-- Problem requirements --
Up to and including the line with "[(-1 - 2·x) + (1 - x", return every line from the start of the entries below exactly.

-- Records provided --
§

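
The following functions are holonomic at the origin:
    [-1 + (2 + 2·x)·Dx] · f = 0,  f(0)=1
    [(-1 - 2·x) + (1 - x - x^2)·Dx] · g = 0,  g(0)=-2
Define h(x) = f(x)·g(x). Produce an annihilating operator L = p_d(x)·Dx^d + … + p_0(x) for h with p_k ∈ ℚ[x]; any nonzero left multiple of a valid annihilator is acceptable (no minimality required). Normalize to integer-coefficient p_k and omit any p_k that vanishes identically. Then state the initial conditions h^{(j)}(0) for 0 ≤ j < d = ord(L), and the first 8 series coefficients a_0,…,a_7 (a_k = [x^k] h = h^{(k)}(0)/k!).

L = (3 + 5·x + 3·x^2) + (-2 + 4·x^2 + 2·x^3)·Dx  (order 1).
h: a_k = -2, -3, -19/4, -63/8, -803/64, -2621/128, -16887/512, -54775/1024, …
ICs: h(0) = -2.

f: a_k = 1, 1/2, -1/8, 1/16, -5/128, 7/256, -21/1024, 33/2048, …
g: a_k = -2, -2, -4, -6, -10, -16, -26, -42, …
h₀=f·g: eliminate ⇒ L₀, order ≤ 1·1.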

§

-- Result of the exercise --
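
The following functions are holonomic at the origin:
    [-1 + (2 + 2·x)·Dx] · f = 0,  f(0)=1
    [(-1 - 2·x) + (1 - x - x^2)·Dx] · g = 0,  g(0)=-2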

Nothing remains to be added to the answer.